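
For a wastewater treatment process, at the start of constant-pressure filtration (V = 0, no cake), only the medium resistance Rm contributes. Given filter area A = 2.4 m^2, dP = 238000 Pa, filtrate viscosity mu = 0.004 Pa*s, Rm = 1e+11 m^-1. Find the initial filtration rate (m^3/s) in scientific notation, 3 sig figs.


rate = A * dP / (mu * Rm)
rate = 2.4 * 238000 / (0.004 * 1e+11)
rate = 571200.0 / 4.000e+08
rate = 1.43e-03 m^3/s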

====================

# What is expected:
Print all of the material above exactly as given.

# Solution:
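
For a wastewater treatment process, at the start of constant-pressure filtration (V = 0, no cake), only the medium resistance Rm contributes. Given filter area A = 2.4 m^2, dP = 238000 Pa, filtrate viscosity mu = 0.004 Pa*s, Rm = 1e+11 m^-1. Find the initial filtration rate (m^3/s) in scientific notation, 3 sig figs.


rate = A * dP / (mu * Rm)
rate = 2.4 * 238000 / (0.004 * 1e+11)
rate = 571200.0 / 4.000e+08
rate = 1.43e-03 m^3/s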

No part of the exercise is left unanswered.